BEGIN Supplied data
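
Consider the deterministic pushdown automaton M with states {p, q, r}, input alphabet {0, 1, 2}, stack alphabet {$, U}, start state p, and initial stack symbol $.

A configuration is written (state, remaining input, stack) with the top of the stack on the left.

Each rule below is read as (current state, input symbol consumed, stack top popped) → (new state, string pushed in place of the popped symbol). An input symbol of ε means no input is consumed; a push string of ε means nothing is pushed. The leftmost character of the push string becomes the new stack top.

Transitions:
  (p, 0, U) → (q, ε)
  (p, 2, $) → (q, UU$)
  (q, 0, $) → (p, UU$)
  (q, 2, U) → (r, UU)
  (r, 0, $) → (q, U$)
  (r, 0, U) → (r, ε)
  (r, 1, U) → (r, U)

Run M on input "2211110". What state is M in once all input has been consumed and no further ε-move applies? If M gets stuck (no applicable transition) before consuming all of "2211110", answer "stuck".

r

(p, 2211110, $) ⊢ (q, 211110, UU$) ⊢ (r, 11110, UUU$) ⊢ (r, 1110, UUU$) ⊢ (r, 110, UUU$) ⊢ (r, 10, UUU$) ⊢ (r, 0, UUU$) ⊢ (r, ε, UU$)
All input consumed; M is in state r.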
END Supplied data
— Try it —
Note every line of the entries in which "symbol" appears, and copy it down.

— Response box —
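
Consider the deterministic pushdown automaton M with states {p, q, r}, input alphabet {0, 1, 2}, stack alphabet {$, U}, start state p, and initial stack symbol $.
Each rule below is read as (current state, input symbol consumed, stack top popped) → (new state, string pushed in place of the popped symbol). An input symbol of ε means no input is consumed; a push string of ε means nothing is pushed. The leftmost character of the push string becomes the new stack top.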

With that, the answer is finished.